→ **TASK TO CARRY OUT**
Go through the listing and retype each line exactly.

→ **MATERIALS PROVIDED**
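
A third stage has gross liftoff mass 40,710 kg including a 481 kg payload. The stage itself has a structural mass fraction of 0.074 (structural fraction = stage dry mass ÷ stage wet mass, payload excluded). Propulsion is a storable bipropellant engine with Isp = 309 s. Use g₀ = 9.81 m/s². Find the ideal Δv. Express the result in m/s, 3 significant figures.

Δv ≈ 7470 m/s

Stage wet mass = m₀ − payload = 40,710 − 481 = 40,229 kg.
Stage dry mass = ε × stage wet mass = 0.074 × 40,229 = 2,976.95 kg.
Burnout mass m_f = stage dry + payload = 2,976.95 + 481 = 3,457.95 kg.
v_e = Isp · g₀ = 309 × 9.81 = 3031.3 m/s.
Δv = v_e · ln(40,710/3,457.95) = 3031.3 × ln(11.77) = 3031.3 × 2.4658 ≈ 7475 m/s.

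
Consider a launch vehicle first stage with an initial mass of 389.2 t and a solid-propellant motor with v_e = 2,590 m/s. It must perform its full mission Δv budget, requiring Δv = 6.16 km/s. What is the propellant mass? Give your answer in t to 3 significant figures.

propellant mass ≈ 353 t

From the ideal rocket equation, m₀/m_f = exp(Δv / v_e) = exp(6160 / 2590.0) = exp(2.3784) = 10.7874.
m_f = 389.2 / 10.7874 = 36.0791 t, so propellant = m₀ − m_f = 389.2 − 36.0791 = 353.1209 t.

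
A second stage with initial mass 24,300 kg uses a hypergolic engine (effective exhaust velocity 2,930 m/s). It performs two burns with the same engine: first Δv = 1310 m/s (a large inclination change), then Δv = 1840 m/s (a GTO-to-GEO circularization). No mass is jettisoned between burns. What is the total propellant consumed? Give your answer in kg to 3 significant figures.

total propellant consumed ≈ 16000 kg

After the first burn: m = 24300 × exp(−1310/2930.0) = 24300 × 0.63948 = 15,539.4 kg.
After the second burn: m = 15,539.4 × exp(−1840/2930.0) = 15,539.4 × 0.53367 = 8,292.91 kg.
Total propellant = m₀ − m_final = 24300 − 8,292.91 = 16,007.09 kg.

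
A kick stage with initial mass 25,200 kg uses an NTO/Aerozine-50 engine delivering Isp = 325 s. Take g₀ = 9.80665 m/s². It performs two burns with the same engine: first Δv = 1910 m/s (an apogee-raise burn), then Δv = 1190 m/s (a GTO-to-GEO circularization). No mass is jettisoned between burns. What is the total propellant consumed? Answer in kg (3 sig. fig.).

v_e = Isp · g₀ = 325 × 9.80665 = 3187.2 m/s.
After the first burn: m = 25200 × exp(−1910/3187.2) = 25200 × 0.54921 = 13,840.1 kg.
After the second burn: m = 13,840.1 × exp(−1190/3187.2) = 13,840.1 × 0.68841 = 9,527.66 kg.
Total propellant = m₀ − m_final = 25200 − 9,527.66 = 15,672.34 kg.

total propellant consumed ≈ 15700 kg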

→ **RESULT BELOW**
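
A third stage has gross liftoff mass 40,710 kg including a 481 kg payload. The stage itself has a structural mass fraction of 0.074 (structural fraction = stage dry mass ÷ stage wet mass, payload excluded). Propulsion is a storable bipropellant engine with Isp = 309 s. Use g₀ = 9.81 m/s². Find the ideal Δv. Express the result in m/s, 3 significant figures.

Δv ≈ 7470 m/s

Stage wet mass = m₀ − payload = 40,710 − 481 = 40,229 kg.
Stage dry mass = ε × stage wet mass = 0.074 × 40,229 = 2,976.95 kg.
Burnout mass m_f = stage dry + payload = 2,976.95 + 481 = 3,457.95 kg.
v_e = Isp · g₀ = 309 × 9.81 = 3031.3 m/s.
Δv = v_e · ln(40,710/3,457.95) = 3031.3 × ln(11.77) = 3031.3 × 2.4658 ≈ 7475 m/s.

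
Consider a launch vehicle first stage with an initial mass of 389.2 t and a solid-propellant motor with v_e = 2,590 m/s. It must perform its full mission Δv budget, requiring Δv = 6.16 km/s. What is the propellant mass? Give your answer in t to 3 significant figures.

propellant mass ≈ 353 t

From the ideal rocket equation, m₀/m_f = exp(Δv / v_e) = exp(6160 / 2590.0) = exp(2.3784) = 10.7874.
m_f = 389.2 / 10.7874 = 36.0791 t, so propellant = m₀ − m_f = 389.2 − 36.0791 = 353.1209 t.

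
A second stage with initial mass 24,300 kg uses a hypergolic engine (effective exhaust velocity 2,930 m/s). It performs two burns with the same engine: first Δv = 1310 m/s (a large inclination change), then Δv = 1840 m/s (a GTO-to-GEO circularization). No mass is jettisoned between burns. What is the total propellant consumed? Give your answer in kg to 3 significant figures.

total propellant consumed ≈ 16000 kg

After the first burn: m = 24300 × exp(−1310/2930.0) = 24300 × 0.63948 = 15,539.4 kg.
After the second burn: m = 15,539.4 × exp(−1840/2930.0) = 15,539.4 × 0.53367 = 8,292.91 kg.
Total propellant = m₀ − m_final = 24300 − 8,292.91 = 16,007.09 kg.

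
A kick stage with initial mass 25,200 kg uses an NTO/Aerozine-50 engine delivering Isp = 325 s. Take g₀ = 9.80665 m/s². It performs two burns with the same engine: first Δv = 1910 m/s (an apogee-raise burn), then Δv = 1190 m/s (a GTO-to-GEO circularization). No mass is jettisoned between burns. What is the total propellant consumed? Answer in kg (3 sig. fig.).

v_e = Isp · g₀ = 325 × 9.80665 = 3187.2 m/s.
After the first burn: m = 25200 × exp(−1910/3187.2) = 25200 × 0.54921 = 13,840.1 kg.
After the second burn: m = 13,840.1 × exp(−1190/3187.2) = 13,840.1 × 0.68841 = 9,527.66 kg.
Total propellant = m₀ − m_final = 25200 − 9,527.66 = 15,672.34 kg.

total propellant consumed ≈ 15700 kg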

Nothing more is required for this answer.